◆ **WORK REQUEST**
From top to bottom, restate the entries below word for word.

◆ **TASK DATA**
........
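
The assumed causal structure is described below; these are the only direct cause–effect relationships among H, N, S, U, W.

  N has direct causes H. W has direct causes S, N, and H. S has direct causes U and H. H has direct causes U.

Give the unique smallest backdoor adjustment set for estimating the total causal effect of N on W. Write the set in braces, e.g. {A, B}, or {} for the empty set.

Variables eligible for adjustment (non-descendants of N, excluding N and W): {H, S, U}.
Backdoor paths from N to W:
  P1: N <- H <- U -> S -> W
  P2: N <- H -> S -> W
  P3: N <- H -> W
The empty set is not sufficient: P1 (N <- H <- U -> S -> W) has no collider blocking it and no conditioned non-collider, so it is open.
Try {H}:
  P1: blocked at chain node H ∈ conditioning set.
  P2: blocked at fork node H ∈ conditioning set.
  P3: blocked at fork node H ∈ conditioning set.
{H} contains no descendant of N and blocks every backdoor path.
No other singleton works — e.g. {U} leaves P2 open — so {H} is the unique smallest valid adjustment set.

{H}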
........
◆ **EXERCISE ANSWER**
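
The assumed causal structure is described below; these are the only direct cause–effect relationships among H, N, S, U, W.

  N has direct causes H. W has direct causes S, N, and H. S has direct causes U and H. H has direct causes U.

Give the unique smallest backdoor adjustment set for estimating the total causal effect of N on W. Write the set in braces, e.g. {A, B}, or {} for the empty set.

Variables eligible for adjustment (non-descendants of N, excluding N and W): {H, S, U}.
Backdoor paths from N to W:
  P1: N <- H <- U -> S -> W
  P2: N <- H -> S -> W
  P3: N <- H -> W
The empty set is not sufficient: P1 (N <- H <- U -> S -> W) has no collider blocking it and no conditioned non-collider, so it is open.
Try {H}:
  P1: blocked at chain node H ∈ conditioning set.
  P2: blocked at fork node H ∈ conditioning set.
  P3: blocked at fork node H ∈ conditioning set.
{H} contains no descendant of N and blocks every backdoor path.
No other singleton works — e.g. {U} leaves P2 open — so {H} is the unique smallest valid adjustment set.

{H}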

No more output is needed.